_What you have to do_
Begin with the first line of the entries below. Copy each line exactly, stopping after the one that contains "with that example.".
Supplied material START
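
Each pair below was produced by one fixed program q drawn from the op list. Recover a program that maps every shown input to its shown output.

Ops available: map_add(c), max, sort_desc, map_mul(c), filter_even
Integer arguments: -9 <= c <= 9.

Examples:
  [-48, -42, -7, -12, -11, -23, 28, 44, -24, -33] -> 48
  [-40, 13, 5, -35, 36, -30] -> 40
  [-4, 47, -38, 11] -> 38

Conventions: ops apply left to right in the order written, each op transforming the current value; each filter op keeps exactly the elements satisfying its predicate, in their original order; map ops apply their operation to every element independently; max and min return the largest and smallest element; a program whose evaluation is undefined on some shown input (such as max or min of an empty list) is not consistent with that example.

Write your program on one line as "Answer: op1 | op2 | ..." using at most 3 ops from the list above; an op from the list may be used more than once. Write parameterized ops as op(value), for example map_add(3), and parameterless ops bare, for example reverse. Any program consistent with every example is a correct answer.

map_mul(-1) | sort_desc | max

Check, running the answer program on each example:
  [-48, -42, -7, -12, -11, -23, 28, 44, -24, -33] -> [48, 42, 7, 12, 11, 23, -28, -44, 24, 33] -> [48, 42, 33, 24, 23, 12, 11, 7, -28, -44] -> 48
  [-40, 13, 5, -35, 36, -30] -> [40, -13, -5, 35, -36, 30] -> [40, 35, 30, -5, -13, -36] -> 40
  [-4, 47, -38, 11] -> [4, -47, 38, -11] -> [38, 4, -11, -47] -> 38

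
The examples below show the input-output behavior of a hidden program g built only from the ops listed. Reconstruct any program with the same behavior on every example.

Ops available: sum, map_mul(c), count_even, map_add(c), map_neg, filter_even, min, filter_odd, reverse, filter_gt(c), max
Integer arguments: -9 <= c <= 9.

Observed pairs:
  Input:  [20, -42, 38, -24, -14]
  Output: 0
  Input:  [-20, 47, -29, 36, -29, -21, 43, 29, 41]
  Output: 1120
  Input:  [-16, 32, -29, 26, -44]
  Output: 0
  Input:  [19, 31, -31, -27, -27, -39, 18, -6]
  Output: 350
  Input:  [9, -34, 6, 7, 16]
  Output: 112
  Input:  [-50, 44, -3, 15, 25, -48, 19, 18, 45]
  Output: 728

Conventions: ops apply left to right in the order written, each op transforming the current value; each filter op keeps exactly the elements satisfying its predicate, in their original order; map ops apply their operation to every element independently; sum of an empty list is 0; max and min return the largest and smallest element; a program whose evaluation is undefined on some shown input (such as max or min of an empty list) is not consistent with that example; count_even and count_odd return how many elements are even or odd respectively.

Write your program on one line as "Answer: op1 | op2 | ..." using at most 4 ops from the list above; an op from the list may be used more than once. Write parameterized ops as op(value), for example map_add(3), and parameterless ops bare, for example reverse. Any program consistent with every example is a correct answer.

filter_odd | map_mul(7) | filter_gt(-6) | sum

Check, running the answer program on each example:
  [20, -42, 38, -24, -14] -> [] -> [] -> [] -> 0
  [-20, 47, -29, 36, -29, -21, 43, 29, 41] -> [47, -29, -29, -21, 43, 29, 41] -> [329, -203, -203, -147, 301, 203, 287] -> [329, 301, 203, 287] -> 1120
  [-16, 32, -29, 26, -44] -> [-29] -> [-203] -> [] -> 0
  [19, 31, -31, -27, -27, -39, 18, -6] -> [19, 31, -31, -27, -27, -39] -> [133, 217, -217, -189, -189, -273] -> [133, 217] -> 350
  [9, -34, 6, 7, 16] -> [9, 7] -> [63, 49] -> [63, 49] -> 112
  [-50, 44, -3, 15, 25, -48, 19, 18, 45] -> [-3, 15, 25, 19, 45] -> [-21, 105, 175, 133, 315] -> [105, 175, 133, 315] -> 728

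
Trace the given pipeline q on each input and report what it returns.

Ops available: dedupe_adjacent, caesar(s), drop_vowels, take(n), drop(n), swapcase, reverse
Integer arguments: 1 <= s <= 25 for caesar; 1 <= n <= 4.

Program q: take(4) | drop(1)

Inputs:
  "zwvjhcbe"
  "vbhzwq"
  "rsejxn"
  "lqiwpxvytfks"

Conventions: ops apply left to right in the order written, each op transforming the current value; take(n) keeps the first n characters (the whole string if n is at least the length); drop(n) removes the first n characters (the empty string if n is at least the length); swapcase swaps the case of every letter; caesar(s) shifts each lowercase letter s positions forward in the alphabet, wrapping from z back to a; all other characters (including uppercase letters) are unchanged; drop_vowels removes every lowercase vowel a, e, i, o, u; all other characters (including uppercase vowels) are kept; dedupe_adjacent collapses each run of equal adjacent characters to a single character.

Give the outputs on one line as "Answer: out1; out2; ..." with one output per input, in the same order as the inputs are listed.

"wvj"; "bhz"; "sej"; "qiw"

Execution, op by op:
  "zwvjhcbe" -> "zwvj" -> "wvj"
  "vbhzwq" -> "vbhz" -> "bhz"
  "rsejxn" -> "rsej" -> "sej"
  "lqiwpxvytfks" -> "lqiw" -> "qiw"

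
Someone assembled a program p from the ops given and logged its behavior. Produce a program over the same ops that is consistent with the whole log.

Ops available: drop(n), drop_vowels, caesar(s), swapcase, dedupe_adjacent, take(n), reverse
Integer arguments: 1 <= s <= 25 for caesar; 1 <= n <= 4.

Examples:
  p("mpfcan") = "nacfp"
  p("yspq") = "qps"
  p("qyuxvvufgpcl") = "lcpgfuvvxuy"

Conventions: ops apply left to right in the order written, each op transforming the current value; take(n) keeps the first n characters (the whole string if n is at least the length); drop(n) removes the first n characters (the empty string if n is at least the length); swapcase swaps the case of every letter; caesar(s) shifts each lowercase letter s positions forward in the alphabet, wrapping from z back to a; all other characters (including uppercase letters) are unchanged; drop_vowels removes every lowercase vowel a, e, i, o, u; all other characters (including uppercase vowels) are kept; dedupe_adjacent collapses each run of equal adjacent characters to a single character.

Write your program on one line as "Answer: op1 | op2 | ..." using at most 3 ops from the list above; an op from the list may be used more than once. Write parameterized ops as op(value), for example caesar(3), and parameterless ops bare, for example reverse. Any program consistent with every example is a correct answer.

drop(1) | reverse

Check, running the answer program on each example:
  "mpfcan" -> "pfcan" -> "nacfp"
  "yspq" -> "spq" -> "qps"
  "qyuxvvufgpcl" -> "yuxvvufgpcl" -> "lcpgfuvvxuy"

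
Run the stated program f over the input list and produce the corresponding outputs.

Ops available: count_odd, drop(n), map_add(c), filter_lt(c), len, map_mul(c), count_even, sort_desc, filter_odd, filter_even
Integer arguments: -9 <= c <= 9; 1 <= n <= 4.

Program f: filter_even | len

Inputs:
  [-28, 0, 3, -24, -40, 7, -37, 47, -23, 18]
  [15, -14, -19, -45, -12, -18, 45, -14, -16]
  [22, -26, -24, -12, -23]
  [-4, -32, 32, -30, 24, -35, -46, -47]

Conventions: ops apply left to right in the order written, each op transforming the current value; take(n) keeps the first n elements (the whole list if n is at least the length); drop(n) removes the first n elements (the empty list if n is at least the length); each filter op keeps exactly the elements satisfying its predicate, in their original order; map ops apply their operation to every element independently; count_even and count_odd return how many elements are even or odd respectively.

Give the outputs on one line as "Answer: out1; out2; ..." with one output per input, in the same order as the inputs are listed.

5; 5; 4; 6

Execution, op by op:
  [-28, 0, 3, -24, -40, 7, -37, 47, -23, 18] -> [-28, 0, -24, -40, 18] -> 5
  [15, -14, -19, -45, -12, -18, 45, -14, -16] -> [-14, -12, -18, -14, -16] -> 5
  [22, -26, -24, -12, -23] -> [22, -26, -24, -12] -> 4
  [-4, -32, 32, -30, 24, -35, -46, -47] -> [-4, -32, 32, -30, 24, -46] -> 6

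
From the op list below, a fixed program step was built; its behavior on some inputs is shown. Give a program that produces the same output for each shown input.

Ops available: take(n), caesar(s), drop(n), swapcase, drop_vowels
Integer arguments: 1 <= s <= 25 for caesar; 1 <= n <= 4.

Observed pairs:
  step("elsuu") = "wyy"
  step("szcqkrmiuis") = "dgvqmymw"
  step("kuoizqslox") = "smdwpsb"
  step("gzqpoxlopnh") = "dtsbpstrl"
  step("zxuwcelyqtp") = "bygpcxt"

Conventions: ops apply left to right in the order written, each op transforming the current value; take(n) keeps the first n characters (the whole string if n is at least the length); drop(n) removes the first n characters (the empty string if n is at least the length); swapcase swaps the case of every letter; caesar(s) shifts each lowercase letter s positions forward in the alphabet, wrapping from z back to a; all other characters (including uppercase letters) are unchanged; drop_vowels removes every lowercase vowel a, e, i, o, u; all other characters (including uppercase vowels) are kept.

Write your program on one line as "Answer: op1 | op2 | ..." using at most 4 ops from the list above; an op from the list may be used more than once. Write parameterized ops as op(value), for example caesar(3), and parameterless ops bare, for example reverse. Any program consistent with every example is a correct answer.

caesar(4) | drop_vowels | drop(1)

Check, running the answer program on each example:
  "elsuu" -> "ipwyy" -> "pwyy" -> "wyy"
  "szcqkrmiuis" -> "wdguovqmymw" -> "wdgvqmymw" -> "dgvqmymw"
  "kuoizqslox" -> "oysmduwpsb" -> "ysmdwpsb" -> "smdwpsb"
  "gzqpoxlopnh" -> "kdutsbpstrl" -> "kdtsbpstrl" -> "dtsbpstrl"
  "zxuwcelyqtp" -> "dbyagipcuxt" -> "dbygpcxt" -> "bygpcxt"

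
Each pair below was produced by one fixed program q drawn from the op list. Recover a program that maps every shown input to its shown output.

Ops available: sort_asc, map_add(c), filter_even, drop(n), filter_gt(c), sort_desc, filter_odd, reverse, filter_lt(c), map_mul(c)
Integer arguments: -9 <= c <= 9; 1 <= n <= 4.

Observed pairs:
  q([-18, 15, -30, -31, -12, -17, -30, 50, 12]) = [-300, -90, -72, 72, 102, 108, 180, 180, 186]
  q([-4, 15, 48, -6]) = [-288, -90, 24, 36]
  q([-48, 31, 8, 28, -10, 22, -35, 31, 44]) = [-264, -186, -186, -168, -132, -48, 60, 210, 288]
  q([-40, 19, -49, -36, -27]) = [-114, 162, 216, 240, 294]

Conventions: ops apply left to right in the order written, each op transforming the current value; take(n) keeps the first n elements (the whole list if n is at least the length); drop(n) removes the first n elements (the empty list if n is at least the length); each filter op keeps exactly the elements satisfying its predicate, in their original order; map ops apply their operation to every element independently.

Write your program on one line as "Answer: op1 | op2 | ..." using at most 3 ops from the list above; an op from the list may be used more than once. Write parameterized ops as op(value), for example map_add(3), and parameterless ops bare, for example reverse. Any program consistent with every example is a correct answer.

map_mul(6) | map_mul(-1) | sort_asc

Check, running the answer program on each example:
  [-18, 15, -30, -31, -12, -17, -30, 50, 12] -> [-108, 90, -180, -186, -72, -102, -180, 300, 72] -> [108, -90, 180, 186, 72, 102, 180, -300, -72] -> [-300, -90, -72, 72, 102, 108, 180, 180, 186]
  [-4, 15, 48, -6] -> [-24, 90, 288, -36] -> [24, -90, -288, 36] -> [-288, -90, 24, 36]
  [-48, 31, 8, 28, -10, 22, -35, 31, 44] -> [-288, 186, 48, 168, -60, 132, -210, 186, 264] -> [288, -186, -48, -168, 60, -132, 210, -186, -264] -> [-264, -186, -186, -168, -132, -48, 60, 210, 288]
  [-40, 19, -49, -36, -27] -> [-240, 114, -294, -216, -162] -> [240, -114, 294, 216, 162] -> [-114, 162, 216, 240, 294]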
Supplied material END
_Reply_
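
Each pair below was produced by one fixed program q drawn from the op list. Recover a program that maps every shown input to its shown output.

Ops available: map_add(c), max, sort_desc, map_mul(c), filter_even
Integer arguments: -9 <= c <= 9.

Examples:
  [-48, -42, -7, -12, -11, -23, 28, 44, -24, -33] -> 48
  [-40, 13, 5, -35, 36, -30] -> 40
  [-4, 47, -38, 11] -> 38

Conventions: ops apply left to right in the order written, each op transforming the current value; each filter op keeps exactly the elements satisfying its predicate, in their original order; map ops apply their operation to every element independently; max and min return the largest and smallest element; a program whose evaluation is undefined on some shown input (such as max or min of an empty list) is not consistent with that example.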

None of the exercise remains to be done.